Start of Entries supplied
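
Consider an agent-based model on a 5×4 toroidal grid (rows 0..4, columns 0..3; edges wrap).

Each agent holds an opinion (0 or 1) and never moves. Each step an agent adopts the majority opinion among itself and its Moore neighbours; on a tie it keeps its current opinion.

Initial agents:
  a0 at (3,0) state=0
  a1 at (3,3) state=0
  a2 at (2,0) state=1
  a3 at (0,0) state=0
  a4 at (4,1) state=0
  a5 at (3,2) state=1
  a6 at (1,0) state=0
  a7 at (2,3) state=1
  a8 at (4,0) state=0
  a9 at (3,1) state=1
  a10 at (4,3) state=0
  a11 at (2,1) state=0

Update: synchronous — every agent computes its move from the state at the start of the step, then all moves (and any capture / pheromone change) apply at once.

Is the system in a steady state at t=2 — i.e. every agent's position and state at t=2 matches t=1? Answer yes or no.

t=1: a0@(3,0):0 a1@(3,3):0 a2@(2,0):0 a3@(0,0):0 a4@(4,1):0 a5@(3,2):0 a6@(1,0):0 a7@(2,3):1 a8@(4,0):0 a9@(3,1):0 a10@(4,3):0 a11@(2,1):0
t=2: a0@(3,0):0 a1@(3,3):0 a2@(2,0):0 a3@(0,0):0 a4@(4,1):0 a5@(3,2):0 a6@(1,0):0 a7@(2,3):0 a8@(4,0):0 a9@(3,1):0 a10@(4,3):0 a11@(2,1):0

no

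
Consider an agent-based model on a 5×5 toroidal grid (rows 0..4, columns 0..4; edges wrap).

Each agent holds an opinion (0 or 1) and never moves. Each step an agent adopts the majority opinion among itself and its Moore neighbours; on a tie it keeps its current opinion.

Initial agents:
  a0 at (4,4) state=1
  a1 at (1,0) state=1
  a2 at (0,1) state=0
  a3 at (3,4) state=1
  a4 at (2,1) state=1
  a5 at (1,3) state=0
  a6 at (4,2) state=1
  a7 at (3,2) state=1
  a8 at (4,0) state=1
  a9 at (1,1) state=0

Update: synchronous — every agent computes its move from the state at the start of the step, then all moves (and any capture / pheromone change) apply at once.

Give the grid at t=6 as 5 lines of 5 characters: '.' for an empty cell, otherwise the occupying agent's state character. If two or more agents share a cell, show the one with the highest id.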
End of Entries supplied
### Work order
The lines above, starting at the one with "a0 at (3,0) state=0" and ending at the one with "a11 at (2,1) state=0", are the only ones to return, exactly as written.

### Result of the task
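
  a0 at (3,0) state=0
  a1 at (3,3) state=0
  a2 at (2,0) state=1
  a3 at (0,0) state=0
  a4 at (4,1) state=0
  a5 at (3,2) state=1
  a6 at (1,0) state=0
  a7 at (2,3) state=1
  a8 at (4,0) state=0
  a9 at (3,1) state=1
  a10 at (4,3) state=0
  a11 at (2,1) state=0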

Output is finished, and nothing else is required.